Work item — The expected output is a verbatim reprint of the lines from the beginning of the data that follows through the line that contains "- lower crust, 20.2 km, density 3.03 g/cm³".

Excerpts from a dataset —
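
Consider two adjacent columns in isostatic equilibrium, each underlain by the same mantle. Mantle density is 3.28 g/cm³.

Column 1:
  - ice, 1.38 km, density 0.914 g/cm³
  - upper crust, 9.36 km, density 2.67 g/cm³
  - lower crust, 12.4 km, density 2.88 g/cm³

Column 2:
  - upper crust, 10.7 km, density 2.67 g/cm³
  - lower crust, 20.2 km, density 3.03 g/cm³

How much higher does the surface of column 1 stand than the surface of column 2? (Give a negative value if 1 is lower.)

For any compensation level in the mantle, the mantle terms cancel and isostasy reduces to e = (Σt_1 − Σt_2) − (Σ(ρt)_1 − Σ(ρt)_2) / ρ_m.
Σt_1 = 23.14 km; Σt_2 = 30.9 km; Σ(ρt)_1 = 61.96452; Σ(ρt)_2 = 89.775 (in km·g/cm³).
e = (23.14 − 30.9) − (61.96452 − 89.775) / 3.28 = 0.719 km.

0.719 km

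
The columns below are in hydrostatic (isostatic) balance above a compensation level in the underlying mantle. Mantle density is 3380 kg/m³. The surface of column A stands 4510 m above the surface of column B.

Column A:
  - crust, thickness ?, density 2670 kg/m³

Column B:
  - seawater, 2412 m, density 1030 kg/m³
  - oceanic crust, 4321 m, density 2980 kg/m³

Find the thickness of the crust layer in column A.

31900 m

Take the compensation level at the base of the deeper column (depth z_c below the surface of column A) and equate Σ ρ_i t_i down to z_c; mantle fills any gap and the z_c terms cancel.
Column A: x×2670 + (z_c − 0 − x)×3380
Column B: 4510×0 + 2412×1030 + 4321×2980 + (z_c − 4510 − 6733)×3380
The z_c×3380 term appears on both sides and cancels. Collect the known terms of each column as K = Σ(ρt)_known − 3380 × (depth of known layers): K_A = 0 − 3380×0 = 0; K_B = 15360940 − 3380×(4510 + 6733) = −22640400.
Balance: K_A − x×(3380 − 2670) = K_B, so x = (K_A − K_B)/(3380 − 2670) = 22640400/710 = 31900 m.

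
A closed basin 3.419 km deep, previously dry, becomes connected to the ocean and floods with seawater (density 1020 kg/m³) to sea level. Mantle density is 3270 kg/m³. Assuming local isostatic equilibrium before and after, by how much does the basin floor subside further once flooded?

1.55 km

After flooding the water column is d + s deep. Its weight must equal the weight of mantle displaced by the extra subsidence s: (d + s) ρ_w = s ρ_m.
s = d ρ_w / (ρ_m − ρ_w) = 3.419 km × 1020/(3270 − 1020) = 1.55 km.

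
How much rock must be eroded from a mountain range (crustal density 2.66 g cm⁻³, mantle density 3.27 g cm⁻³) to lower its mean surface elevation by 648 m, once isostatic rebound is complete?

Net drop Δ = e − u = e − e ρ_c/ρ_m = e (ρ_m − ρ_c)/ρ_m.
e = Δ ρ_m/(ρ_m − ρ_c) = 648 m × 3.27/0.61 = 3470 m.

3470 m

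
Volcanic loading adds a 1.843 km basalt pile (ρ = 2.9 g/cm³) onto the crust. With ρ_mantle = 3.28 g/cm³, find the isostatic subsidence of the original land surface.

Subaerial loading: s = t ρ_load / ρ_m.
s = 1.843 km × 2.9/3.28 = 1.63 km.

1.63 km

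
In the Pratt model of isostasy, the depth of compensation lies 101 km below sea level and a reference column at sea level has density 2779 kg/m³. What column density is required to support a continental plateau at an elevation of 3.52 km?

Pratt balance: ρ_ref D = ρ (D + h).
ρ = ρ_ref D/(D + h) = 2779 × 101 km/(101 km + 3.52 km) = 2690 kg/m³.

2690 kg/m³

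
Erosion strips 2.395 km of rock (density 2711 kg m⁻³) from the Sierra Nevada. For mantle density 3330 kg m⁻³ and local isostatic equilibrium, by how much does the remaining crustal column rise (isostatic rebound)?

Unloading: uplift u = e ρ_c/ρ_m = 2.395 km × 2711/3330 = 1.95 km.

1.95 km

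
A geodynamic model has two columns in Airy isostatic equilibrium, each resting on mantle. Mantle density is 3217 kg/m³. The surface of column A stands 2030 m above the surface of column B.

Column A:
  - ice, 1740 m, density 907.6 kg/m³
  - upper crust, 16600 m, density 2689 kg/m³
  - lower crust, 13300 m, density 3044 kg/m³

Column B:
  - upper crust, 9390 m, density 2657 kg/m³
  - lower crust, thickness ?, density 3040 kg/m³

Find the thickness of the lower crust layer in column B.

18600 m

Take the compensation level at the base of the deeper column (depth z_c below the surface of column A) and equate Σ ρ_i t_i down to z_c; mantle fills any gap and the z_c terms cancel.
Column A: 1740×907.6 + 16600×2689 + 13300×3044 + (z_c − 31640)×3217
Column B: 2030×0 + 9390×2657 + x×3040 + (z_c − 2030 − 9390 − x)×3217
The z_c×3217 term appears on both sides and cancels. Collect the known terms of each column as K = Σ(ρt)_known − 3217 × (depth of known layers): K_A = 86701824 − 3217×31640 = −15084056; K_B = 24949230 − 3217×(2030 + 9390) = −11788910.
Balance: K_A = K_B − x×(3217 − 3040), so x = (K_B − K_A)/(3217 − 3040) = 3295150/177 = 18600 m.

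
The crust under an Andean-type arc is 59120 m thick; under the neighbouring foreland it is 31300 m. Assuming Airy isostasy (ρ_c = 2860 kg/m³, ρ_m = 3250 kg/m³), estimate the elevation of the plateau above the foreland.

3340 m

Excess crust Δ = 59120 m − 31300 m = 27820 m, split between elevation h and root r with h + r = Δ.
Airy balance ρ_c h = (ρ_m − ρ_c) r gives r = h ρ_c/(ρ_m − ρ_c), so h (1 + ρ_c/(ρ_m − ρ_c)) = Δ, i.e. h = Δ (ρ_m − ρ_c)/ρ_m.
h = 27820 m × 390/3250 = 3340 m.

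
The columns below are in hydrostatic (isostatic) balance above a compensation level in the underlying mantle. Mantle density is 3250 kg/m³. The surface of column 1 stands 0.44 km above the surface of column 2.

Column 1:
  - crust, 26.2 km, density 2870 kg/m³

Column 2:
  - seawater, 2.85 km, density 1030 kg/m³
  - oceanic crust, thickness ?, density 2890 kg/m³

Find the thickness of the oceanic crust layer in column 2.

Take the compensation level at the base of the deeper column (depth z_c below the surface of column 1) and equate Σ ρ_i t_i down to z_c; mantle fills any gap and the z_c terms cancel.
Column 1: 26.2×2870 + (z_c − 26.2)×3250
Column 2: 0.44×0 + 2.85×1030 + x×2890 + (z_c − 0.44 − 2.85 − x)×3250
The z_c×3250 term appears on both sides and cancels. Collect the known terms of each column as K = Σ(ρt)_known − 3250 × (depth of known layers): K_1 = 75194 − 3250×26.2 = −9956; K_2 = 2935.5 − 3250×(0.44 + 2.85) = −7757.
Balance: K_1 = K_2 − x×(3250 − 2890), so x = (K_2 − K_1)/(3250 − 2890) = 2199/360 = 6.11 km.

6.11 km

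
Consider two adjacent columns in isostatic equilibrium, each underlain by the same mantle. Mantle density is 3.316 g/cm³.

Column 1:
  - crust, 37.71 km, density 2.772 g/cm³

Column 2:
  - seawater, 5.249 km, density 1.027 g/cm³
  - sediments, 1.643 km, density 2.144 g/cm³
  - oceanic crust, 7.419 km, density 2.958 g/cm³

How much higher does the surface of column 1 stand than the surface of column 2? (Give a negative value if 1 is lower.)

For any compensation level in the mantle, the mantle terms cancel and isostasy reduces to e = (Σt_1 − Σt_2) − (Σ(ρt)_1 − Σ(ρt)_2) / ρ_m.
Σt_1 = 37.71 km; Σt_2 = 14.311 km; Σ(ρt)_1 = 104.53212; Σ(ρt)_2 = 30.858717 (in km·g/cm³).
e = (37.71 − 14.311) − (104.53212 − 30.858717) / 3.316 = 1.18 km.

1.18 km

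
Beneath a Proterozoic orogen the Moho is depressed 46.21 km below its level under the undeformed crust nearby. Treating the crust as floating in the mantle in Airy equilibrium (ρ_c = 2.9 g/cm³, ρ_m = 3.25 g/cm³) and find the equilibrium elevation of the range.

5.58 km

For local isostatic compensation: ρ_c h = (ρ_m − ρ_c) r.
h = r (ρ_m − ρ_c) / ρ_c = 46.21 km × (3.25 − 2.9) / 2.9 = 5.58 km.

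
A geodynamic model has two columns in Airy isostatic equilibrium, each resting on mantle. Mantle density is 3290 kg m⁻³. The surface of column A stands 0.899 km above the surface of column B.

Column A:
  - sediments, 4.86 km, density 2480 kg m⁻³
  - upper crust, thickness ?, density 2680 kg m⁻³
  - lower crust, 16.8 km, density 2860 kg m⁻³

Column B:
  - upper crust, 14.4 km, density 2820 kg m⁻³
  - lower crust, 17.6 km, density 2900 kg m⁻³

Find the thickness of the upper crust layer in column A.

Take the compensation level at the base of the deeper column (depth z_c below the surface of column A) and equate Σ ρ_i t_i down to z_c; mantle fills any gap and the z_c terms cancel.
Column A: 4.86×2480 + x×2680 + 16.8×2860 + (z_c − 21.66 − x)×3290
Column B: 0.899×0 + 14.4×2820 + 17.6×2900 + (z_c − 0.899 − 32)×3290
The z_c×3290 term appears on both sides and cancels. Collect the known terms of each column as K = Σ(ρt)_known − 3290 × (depth of known layers): K_A = 60100.8 − 3290×21.66 = −11160.6; K_B = 91648 − 3290×(0.899 + 32) = −16589.71.
Balance: K_A − x×(3290 − 2680) = K_B, so x = (K_A − K_B)/(3290 − 2680) = 5429.11/610 = 8.9 km.

8.9 km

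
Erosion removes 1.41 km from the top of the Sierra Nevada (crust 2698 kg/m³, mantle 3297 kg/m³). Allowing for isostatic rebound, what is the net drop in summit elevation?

0.256 km

Rebound u = e ρ_c/ρ_m = 1.41 km × 2698/3297 = 1.154 km.
Net surface drop = e − u = 1.41 km − 1.154 km = e (ρ_m − ρ_c)/ρ_m = 0.256 km.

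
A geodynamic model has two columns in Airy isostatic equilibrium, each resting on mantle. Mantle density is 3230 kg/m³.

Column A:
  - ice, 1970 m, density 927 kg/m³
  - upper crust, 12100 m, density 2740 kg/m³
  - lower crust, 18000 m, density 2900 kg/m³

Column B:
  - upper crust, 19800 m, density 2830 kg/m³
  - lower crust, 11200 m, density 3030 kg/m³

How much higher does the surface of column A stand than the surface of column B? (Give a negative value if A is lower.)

For any compensation level in the mantle, the mantle terms cancel and isostasy reduces to e = (Σt_A − Σt_B) − (Σ(ρt)_A − Σ(ρt)_B) / ρ_m.
Σt_A = 32070 m; Σt_B = 31000 m; Σ(ρt)_A = 87180190; Σ(ρt)_B = 89970000 (in m·kg/m³).
e = (32070 − 31000) − (87180190 − 89970000) / 3230 = 1930 m.

1930 m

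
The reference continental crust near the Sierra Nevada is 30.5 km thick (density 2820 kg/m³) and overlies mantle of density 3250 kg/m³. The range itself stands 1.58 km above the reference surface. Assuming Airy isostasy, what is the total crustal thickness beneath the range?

Root depth r = h ρ_c / (ρ_m − ρ_c) = 1.58 km × 2820 / 430 = 10.36 km.
Total thickness = T + h + r = 30.5 km + 1.58 km + 10.36 km = 42.4 km.

42.4 km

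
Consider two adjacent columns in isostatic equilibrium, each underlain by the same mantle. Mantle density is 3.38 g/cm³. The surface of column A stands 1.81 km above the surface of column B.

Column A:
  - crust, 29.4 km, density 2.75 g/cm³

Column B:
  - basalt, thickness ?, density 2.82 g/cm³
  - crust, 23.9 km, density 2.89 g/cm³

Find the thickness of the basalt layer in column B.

Take the compensation level at the base of the deeper column (depth z_c below the surface of column A) and equate Σ ρ_i t_i down to z_c; mantle fills any gap and the z_c terms cancel.
Column A: 29.4×2.75 + (z_c − 29.4)×3.38
Column B: 1.81×0 + x×2.82 + 23.9×2.89 + (z_c − 1.81 − 23.9 − x)×3.38
The z_c×3.38 term appears on both sides and cancels. Collect the known terms of each column as K = Σ(ρt)_known − 3.38 × (depth of known layers): K_A = 80.85 − 3.38×29.4 = −18.522; K_B = 69.071 − 3.38×(1.81 + 23.9) = −17.8288.
Balance: K_A = K_B − x×(3.38 − 2.82), so x = (K_B − K_A)/(3.38 − 2.82) = 0.6932/0.56 = 1.24 km.

1.24 km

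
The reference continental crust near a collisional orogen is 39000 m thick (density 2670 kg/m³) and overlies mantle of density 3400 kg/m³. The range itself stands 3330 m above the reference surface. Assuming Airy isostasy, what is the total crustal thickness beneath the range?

Root depth r = h ρ_c / (ρ_m − ρ_c) = 3330 m × 2670 / 730 = 12180 m.
Total thickness = T + h + r = 39000 m + 3330 m + 12180 m = 54500 m.

54500 m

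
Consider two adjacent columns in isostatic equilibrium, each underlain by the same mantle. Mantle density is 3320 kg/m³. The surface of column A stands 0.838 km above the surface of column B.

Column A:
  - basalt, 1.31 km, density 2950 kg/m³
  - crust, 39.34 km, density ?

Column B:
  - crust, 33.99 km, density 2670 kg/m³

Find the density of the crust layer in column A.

2700 kg/m³

Take the compensation level at the base of the deeper column (depth z_c below the surface of column A) and equate Σ ρ_i t_i down to z_c; mantle fills any gap and the z_c terms cancel.
Column A: 1.31×2950 + 39.34×ρ + (z_c − 40.65)×3320
Column B: 0.838×0 + 33.99×2670 + (z_c − 0.838 − 33.99)×3320
The z_c×3320 term appears on both sides and cancels. Collect the known terms of each column as K = Σ(ρt)_known − 3320 × (depth of known layers): K_A = 3864.5 − 3320×40.65 = −131093.5; K_B = 90753.3 − 3320×(0.838 + 33.99) = −24875.66.
Balance: K_A + 39.34×ρ = K_B, so ρ = (K_B − K_A)/39.34 = 106218/39.34 = 2700 kg/m³.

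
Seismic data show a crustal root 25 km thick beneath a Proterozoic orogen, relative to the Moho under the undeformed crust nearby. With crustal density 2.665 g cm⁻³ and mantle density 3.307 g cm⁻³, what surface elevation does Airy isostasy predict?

6.02 km

For local isostatic compensation: ρ_c h = (ρ_m − ρ_c) r.
h = r (ρ_m − ρ_c) / ρ_c = 25 km × (3.307 − 2.665) / 2.665 = 6.02 km.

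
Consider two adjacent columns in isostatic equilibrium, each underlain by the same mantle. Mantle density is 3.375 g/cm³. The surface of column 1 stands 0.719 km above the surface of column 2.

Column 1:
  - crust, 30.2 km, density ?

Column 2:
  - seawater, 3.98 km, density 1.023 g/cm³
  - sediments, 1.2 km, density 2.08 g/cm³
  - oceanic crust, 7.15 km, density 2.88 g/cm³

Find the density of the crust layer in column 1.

2.82 g/cm³

Take the compensation level at the base of the deeper column (depth z_c below the surface of column 1) and equate Σ ρ_i t_i down to z_c; mantle fills any gap and the z_c terms cancel.
Column 1: 30.2×ρ + (z_c − 30.2)×3.375
Column 2: 0.719×0 + 3.98×1.023 + 1.2×2.08 + 7.15×2.88 + (z_c − 0.719 − 12.33)×3.375
The z_c×3.375 term appears on both sides and cancels. Collect the known terms of each column as K = Σ(ρt)_known − 3.375 × (depth of known layers): K_1 = 0 − 3.375×30.2 = −101.925; K_2 = 27.15954 − 3.375×(0.719 + 12.33) = −16.880835.
Balance: K_1 + 30.2×ρ = K_2, so ρ = (K_2 − K_1)/30.2 = 85.0442/30.2 = 2.82 g/cm³.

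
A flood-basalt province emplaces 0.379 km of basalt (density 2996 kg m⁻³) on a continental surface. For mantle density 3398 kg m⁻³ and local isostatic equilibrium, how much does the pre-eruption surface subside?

0.334 km

Subaerial loading: s = t ρ_load / ρ_m.
s = 0.379 km × 2996/3398 = 0.334 km.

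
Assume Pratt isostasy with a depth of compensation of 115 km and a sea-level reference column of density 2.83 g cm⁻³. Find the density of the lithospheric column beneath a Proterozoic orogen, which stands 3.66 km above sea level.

Pratt balance: ρ_ref D = ρ (D + h).
ρ = ρ_ref D/(D + h) = 2.83 × 115 km/(115 km + 3.66 km) = 2.74 g cm⁻³.

2.74 g cm⁻³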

Answer to the exercise —
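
Consider two adjacent columns in isostatic equilibrium, each underlain by the same mantle. Mantle density is 3.28 g/cm³.

Column 1:
  - ice, 1.38 km, density 0.914 g/cm³
  - upper crust, 9.36 km, density 2.67 g/cm³
  - lower crust, 12.4 km, density 2.88 g/cm³

Column 2:
  - upper crust, 10.7 km, density 2.67 g/cm³
  - lower crust, 20.2 km, density 3.03 g/cm³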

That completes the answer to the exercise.